Print every line of the material exactly.

+++

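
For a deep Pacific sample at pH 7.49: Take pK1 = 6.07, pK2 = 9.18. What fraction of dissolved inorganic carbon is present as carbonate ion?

α₂ = 0.0193

α₂ = 1 / (1 + [H⁺]/K2 + [H⁺]²/(K1K2)) = 1 / (1 + 10^+1.69 + 10^+0.27)
   = 1 / (1 + 48.978 + 1.8621) = 1/51.840 = 0.01929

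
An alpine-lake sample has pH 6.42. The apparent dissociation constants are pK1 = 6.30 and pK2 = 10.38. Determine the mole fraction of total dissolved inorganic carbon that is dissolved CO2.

α₀ = 1 / (1 + K1/[H⁺] + K1K2/[H⁺]²) = 1 / (1 + 10^+0.12 + 10^-3.84)
   = 1 / (1 + 1.3183 + 0.00014454) = 1/2.3184 = 0.4313

α₀ = 0.431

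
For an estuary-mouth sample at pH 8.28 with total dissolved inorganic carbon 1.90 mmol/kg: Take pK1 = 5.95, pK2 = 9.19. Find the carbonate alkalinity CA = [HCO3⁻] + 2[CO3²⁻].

CA = [HCO3⁻] + 2[CO3²⁻] = (α₁ + 2α₂)·DIC
At pH 8.28: [H⁺]/K1 = 10^-2.33 = 0.0046774, K2/[H⁺] = 10^-0.91 = 0.12303
α₁ = 1/(1 + 0.0046774 + 0.12303) = 1/1.1277 = 0.8868; α₂ = α₁·K2/[H⁺] = 0.1091
α₁ + 2α₂ = 1.1049
CA = 1.1049 × 1.90 = 2.10 mmol/kg

CA = 2.10 mmol/kg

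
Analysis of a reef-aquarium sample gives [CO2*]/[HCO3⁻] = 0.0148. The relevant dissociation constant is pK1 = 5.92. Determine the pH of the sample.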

+++

ANSWER BOX >>
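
For a deep Pacific sample at pH 7.49: Take pK1 = 6.07, pK2 = 9.18. What fraction of dissolved inorganic carbon is present as carbonate ion?

α₂ = 0.0193

α₂ = 1 / (1 + [H⁺]/K2 + [H⁺]²/(K1K2)) = 1 / (1 + 10^+1.69 + 10^+0.27)
   = 1 / (1 + 48.978 + 1.8621) = 1/51.840 = 0.01929

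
An alpine-lake sample has pH 6.42. The apparent dissociation constants are pK1 = 6.30 and pK2 = 10.38. Determine the mole fraction of total dissolved inorganic carbon that is dissolved CO2.

α₀ = 1 / (1 + K1/[H⁺] + K1K2/[H⁺]²) = 1 / (1 + 10^+0.12 + 10^-3.84)
   = 1 / (1 + 1.3183 + 0.00014454) = 1/2.3184 = 0.4313

α₀ = 0.431

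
For an estuary-mouth sample at pH 8.28 with total dissolved inorganic carbon 1.90 mmol/kg: Take pK1 = 5.95, pK2 = 9.19. Find the carbonate alkalinity CA = [HCO3⁻] + 2[CO3²⁻].

CA = [HCO3⁻] + 2[CO3²⁻] = (α₁ + 2α₂)·DIC
At pH 8.28: [H⁺]/K1 = 10^-2.33 = 0.0046774, K2/[H⁺] = 10^-0.91 = 0.12303
α₁ = 1/(1 + 0.0046774 + 0.12303) = 1/1.1277 = 0.8868; α₂ = α₁·K2/[H⁺] = 0.1091
α₁ + 2α₂ = 1.1049
CA = 1.1049 × 1.90 = 2.10 mmol/kg

CA = 2.10 mmol/kg

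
Analysis of a reef-aquarium sample gives [CO2*]/[HCO3⁻] = 0.0148. The relevant dissociation constant is pK1 = 5.92. Determine the pH of the sample.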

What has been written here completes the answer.